**Records for the task:**
# # #
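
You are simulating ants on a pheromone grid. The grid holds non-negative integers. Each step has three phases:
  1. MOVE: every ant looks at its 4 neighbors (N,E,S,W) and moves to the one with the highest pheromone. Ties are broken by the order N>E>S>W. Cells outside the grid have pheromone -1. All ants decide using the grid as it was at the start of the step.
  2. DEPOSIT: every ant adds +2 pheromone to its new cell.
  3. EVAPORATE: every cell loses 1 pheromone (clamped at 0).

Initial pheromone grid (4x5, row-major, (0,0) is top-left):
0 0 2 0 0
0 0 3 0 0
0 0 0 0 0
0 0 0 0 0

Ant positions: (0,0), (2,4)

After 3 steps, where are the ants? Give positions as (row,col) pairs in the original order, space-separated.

Step 1: ant0:(0,0)->E->(0,1) | ant1:(2,4)->N->(1,4)
  grid max=2 at (1,2)
Step 2: ant0:(0,1)->E->(0,2) | ant1:(1,4)->N->(0,4)
  grid max=2 at (0,2)
Step 3: ant0:(0,2)->S->(1,2) | ant1:(0,4)->S->(1,4)
  grid max=2 at (1,2)

(1,2) (1,4)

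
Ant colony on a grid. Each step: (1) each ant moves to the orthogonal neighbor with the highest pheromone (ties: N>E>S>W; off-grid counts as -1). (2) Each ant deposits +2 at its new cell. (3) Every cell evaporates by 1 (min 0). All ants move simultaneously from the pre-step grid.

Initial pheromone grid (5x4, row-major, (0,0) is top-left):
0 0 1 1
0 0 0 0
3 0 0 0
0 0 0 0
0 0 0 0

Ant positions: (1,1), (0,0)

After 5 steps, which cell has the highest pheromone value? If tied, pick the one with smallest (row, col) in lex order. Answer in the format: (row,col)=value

Answer: (0,1)=7

Derivation:
Step 1: ant0:(1,1)->N->(0,1) | ant1:(0,0)->E->(0,1)
  grid max=3 at (0,1)
Step 2: ant0:(0,1)->E->(0,2) | ant1:(0,1)->E->(0,2)
  grid max=3 at (0,2)
Step 3: ant0:(0,2)->W->(0,1) | ant1:(0,2)->W->(0,1)
  grid max=5 at (0,1)
Step 4: ant0:(0,1)->E->(0,2) | ant1:(0,1)->E->(0,2)
  grid max=5 at (0,2)
Step 5: ant0:(0,2)->W->(0,1) | ant1:(0,2)->W->(0,1)
  grid max=7 at (0,1)
Final grid:
  0 7 4 0
  0 0 0 0
  0 0 0 0
  0 0 0 0
  0 0 0 0
Max pheromone 7 at (0,1)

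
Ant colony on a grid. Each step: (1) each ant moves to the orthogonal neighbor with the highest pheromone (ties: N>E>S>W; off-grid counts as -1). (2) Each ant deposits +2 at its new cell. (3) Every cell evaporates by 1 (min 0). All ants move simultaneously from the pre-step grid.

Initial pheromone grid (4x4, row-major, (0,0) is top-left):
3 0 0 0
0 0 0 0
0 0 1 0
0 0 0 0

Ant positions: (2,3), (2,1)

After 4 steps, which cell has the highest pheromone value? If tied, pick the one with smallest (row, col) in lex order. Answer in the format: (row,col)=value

Step 1: ant0:(2,3)->W->(2,2) | ant1:(2,1)->E->(2,2)
  grid max=4 at (2,2)
Step 2: ant0:(2,2)->N->(1,2) | ant1:(2,2)->N->(1,2)
  grid max=3 at (1,2)
Step 3: ant0:(1,2)->S->(2,2) | ant1:(1,2)->S->(2,2)
  grid max=6 at (2,2)
Step 4: ant0:(2,2)->N->(1,2) | ant1:(2,2)->N->(1,2)
  grid max=5 at (1,2)
Final grid:
  0 0 0 0
  0 0 5 0
  0 0 5 0
  0 0 0 0
Max pheromone 5 at (1,2)

Answer: (1,2)=5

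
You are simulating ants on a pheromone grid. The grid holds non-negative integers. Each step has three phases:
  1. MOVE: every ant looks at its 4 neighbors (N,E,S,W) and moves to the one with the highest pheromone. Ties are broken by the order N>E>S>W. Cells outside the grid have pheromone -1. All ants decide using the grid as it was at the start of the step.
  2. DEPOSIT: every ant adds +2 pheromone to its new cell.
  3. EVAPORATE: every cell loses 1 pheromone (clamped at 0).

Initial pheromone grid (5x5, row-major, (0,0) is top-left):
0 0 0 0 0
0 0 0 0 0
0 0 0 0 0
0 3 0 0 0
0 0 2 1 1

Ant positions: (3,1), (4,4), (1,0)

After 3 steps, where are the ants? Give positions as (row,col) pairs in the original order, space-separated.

Step 1: ant0:(3,1)->N->(2,1) | ant1:(4,4)->W->(4,3) | ant2:(1,0)->N->(0,0)
  grid max=2 at (3,1)
Step 2: ant0:(2,1)->S->(3,1) | ant1:(4,3)->W->(4,2) | ant2:(0,0)->E->(0,1)
  grid max=3 at (3,1)
Step 3: ant0:(3,1)->N->(2,1) | ant1:(4,2)->E->(4,3) | ant2:(0,1)->E->(0,2)
  grid max=2 at (3,1)

(2,1) (4,3) (0,2)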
# # #
**Work to be completed:** A complete answer gives every line of the data that includes "left".

**Exercise solution:**
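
Initial pheromone grid (4x5, row-major, (0,0) is top-left):
Initial pheromone grid (5x4, row-major, (0,0) is top-left):
Initial pheromone grid (4x4, row-major, (0,0) is top-left):
Initial pheromone grid (5x5, row-major, (0,0) is top-left):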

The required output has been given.